**Directions**
Repeat all of the material exactly, with no line missing.

**The data**
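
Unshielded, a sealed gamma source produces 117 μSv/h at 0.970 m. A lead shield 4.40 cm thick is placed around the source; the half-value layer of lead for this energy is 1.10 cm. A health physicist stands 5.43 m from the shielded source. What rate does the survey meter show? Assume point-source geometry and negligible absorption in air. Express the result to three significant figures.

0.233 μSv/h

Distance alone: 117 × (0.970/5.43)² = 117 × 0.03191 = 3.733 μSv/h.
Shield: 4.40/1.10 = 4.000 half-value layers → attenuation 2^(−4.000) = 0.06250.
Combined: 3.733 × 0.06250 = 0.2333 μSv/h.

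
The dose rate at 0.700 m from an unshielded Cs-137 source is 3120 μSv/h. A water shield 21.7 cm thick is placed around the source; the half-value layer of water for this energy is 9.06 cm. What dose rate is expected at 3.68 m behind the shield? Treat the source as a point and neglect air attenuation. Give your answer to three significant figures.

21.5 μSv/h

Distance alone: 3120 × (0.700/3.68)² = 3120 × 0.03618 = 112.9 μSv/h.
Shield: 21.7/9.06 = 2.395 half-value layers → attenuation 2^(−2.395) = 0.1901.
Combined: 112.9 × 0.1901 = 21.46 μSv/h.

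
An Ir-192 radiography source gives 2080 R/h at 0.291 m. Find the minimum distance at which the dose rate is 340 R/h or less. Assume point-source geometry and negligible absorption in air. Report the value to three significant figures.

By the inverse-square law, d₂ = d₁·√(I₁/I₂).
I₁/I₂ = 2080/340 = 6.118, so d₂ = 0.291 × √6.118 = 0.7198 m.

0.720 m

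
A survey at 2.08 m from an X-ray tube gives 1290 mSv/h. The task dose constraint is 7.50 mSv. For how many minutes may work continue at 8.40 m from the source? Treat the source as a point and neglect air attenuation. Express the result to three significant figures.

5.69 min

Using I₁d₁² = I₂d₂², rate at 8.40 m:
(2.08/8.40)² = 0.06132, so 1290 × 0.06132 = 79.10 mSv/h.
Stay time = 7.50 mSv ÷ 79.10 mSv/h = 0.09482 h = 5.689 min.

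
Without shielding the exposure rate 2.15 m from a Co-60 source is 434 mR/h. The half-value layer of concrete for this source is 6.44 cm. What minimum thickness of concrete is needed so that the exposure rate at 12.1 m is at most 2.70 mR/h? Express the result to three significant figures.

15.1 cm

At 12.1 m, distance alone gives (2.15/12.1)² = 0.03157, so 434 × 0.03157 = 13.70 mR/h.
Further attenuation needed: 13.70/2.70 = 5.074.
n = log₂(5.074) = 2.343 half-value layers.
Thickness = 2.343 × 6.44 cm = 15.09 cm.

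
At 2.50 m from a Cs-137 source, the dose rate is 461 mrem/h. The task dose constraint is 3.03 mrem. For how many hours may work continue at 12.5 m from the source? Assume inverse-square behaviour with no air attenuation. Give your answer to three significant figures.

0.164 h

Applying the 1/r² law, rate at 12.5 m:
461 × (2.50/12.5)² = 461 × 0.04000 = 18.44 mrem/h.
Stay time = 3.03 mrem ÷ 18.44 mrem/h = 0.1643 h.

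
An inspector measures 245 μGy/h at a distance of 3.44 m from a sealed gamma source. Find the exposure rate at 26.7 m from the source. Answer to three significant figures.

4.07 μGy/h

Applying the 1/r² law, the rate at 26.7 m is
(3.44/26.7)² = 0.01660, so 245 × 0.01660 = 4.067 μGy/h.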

**Result for this task**
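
Unshielded, a sealed gamma source produces 117 μSv/h at 0.970 m. A lead shield 4.40 cm thick is placed around the source; the half-value layer of lead for this energy is 1.10 cm. A health physicist stands 5.43 m from the shielded source. What rate does the survey meter show? Assume point-source geometry and negligible absorption in air. Express the result to three significant figures.

0.233 μSv/h

Distance alone: 117 × (0.970/5.43)² = 117 × 0.03191 = 3.733 μSv/h.
Shield: 4.40/1.10 = 4.000 half-value layers → attenuation 2^(−4.000) = 0.06250.
Combined: 3.733 × 0.06250 = 0.2333 μSv/h.

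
The dose rate at 0.700 m from an unshielded Cs-137 source is 3120 μSv/h. A water shield 21.7 cm thick is placed around the source; the half-value layer of water for this energy is 9.06 cm. What dose rate is expected at 3.68 m behind the shield? Treat the source as a point and neglect air attenuation. Give your answer to three significant figures.

21.5 μSv/h

Distance alone: 3120 × (0.700/3.68)² = 3120 × 0.03618 = 112.9 μSv/h.
Shield: 21.7/9.06 = 2.395 half-value layers → attenuation 2^(−2.395) = 0.1901.
Combined: 112.9 × 0.1901 = 21.46 μSv/h.

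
An Ir-192 radiography source gives 2080 R/h at 0.291 m. Find the minimum distance at which the dose rate is 340 R/h or less. Assume point-source geometry and negligible absorption in air. Report the value to three significant figures.

By the inverse-square law, d₂ = d₁·√(I₁/I₂).
I₁/I₂ = 2080/340 = 6.118, so d₂ = 0.291 × √6.118 = 0.7198 m.

0.720 m

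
A survey at 2.08 m from an X-ray tube gives 1290 mSv/h. The task dose constraint is 7.50 mSv. For how many minutes may work continue at 8.40 m from the source? Treat the source as a point and neglect air attenuation. Express the result to three significant figures.

5.69 min

Using I₁d₁² = I₂d₂², rate at 8.40 m:
(2.08/8.40)² = 0.06132, so 1290 × 0.06132 = 79.10 mSv/h.
Stay time = 7.50 mSv ÷ 79.10 mSv/h = 0.09482 h = 5.689 min.

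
Without shielding the exposure rate 2.15 m from a Co-60 source is 434 mR/h. The half-value layer of concrete for this source is 6.44 cm. What minimum thickness of concrete is needed so that the exposure rate at 12.1 m is at most 2.70 mR/h? Express the result to three significant figures.

15.1 cm

At 12.1 m, distance alone gives (2.15/12.1)² = 0.03157, so 434 × 0.03157 = 13.70 mR/h.
Further attenuation needed: 13.70/2.70 = 5.074.
n = log₂(5.074) = 2.343 half-value layers.
Thickness = 2.343 × 6.44 cm = 15.09 cm.

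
At 2.50 m from a Cs-137 source, the dose rate is 461 mrem/h. The task dose constraint is 3.03 mrem. For how many hours may work continue at 12.5 m from the source? Assume inverse-square behaviour with no air attenuation. Give your answer to three significant figures.

0.164 h

Applying the 1/r² law, rate at 12.5 m:
461 × (2.50/12.5)² = 461 × 0.04000 = 18.44 mrem/h.
Stay time = 3.03 mrem ÷ 18.44 mrem/h = 0.1643 h.

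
An inspector measures 245 μGy/h at a distance of 3.44 m from a sealed gamma source. Find the exposure rate at 26.7 m from the source. Answer to three significant figures.

4.07 μGy/h

Applying the 1/r² law, the rate at 26.7 m is
(3.44/26.7)² = 0.01660, so 245 × 0.01660 = 4.067 μGy/h.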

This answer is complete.